TASK BRIEF
Having read the entries, repeat all of them exactly.

RAW DATA
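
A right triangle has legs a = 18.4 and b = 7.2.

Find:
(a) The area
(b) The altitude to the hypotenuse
(a) The legs are perpendicular, so Area = ½·a·b = ½·18.4·7.2 = ½·132.48 = 66.24
(b) Hypotenuse c = √(a² + b²) = √(338.56 + 51.84) = √390.4 ≈ 19.7585
    Area = ½·c·h_c  ⇒  h_c = 2·Area/c = 132.48/19.7585 ≈ 6.70495

Area = 66.24, h_c = 6.705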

OUTPUT FOR THIS TASK
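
A right triangle has legs a = 18.4 and b = 7.2.

Find:
(a) The area
(b) The altitude to the hypotenuse
(a) The legs are perpendicular, so Area = ½·a·b = ½·18.4·7.2 = ½·132.48 = 66.24
(b) Hypotenuse c = √(a² + b²) = √(338.56 + 51.84) = √390.4 ≈ 19.7585
    Area = ½·c·h_c  ⇒  h_c = 2·Area/c = 132.48/19.7585 ≈ 6.70495

Area = 66.24, h_c = 6.705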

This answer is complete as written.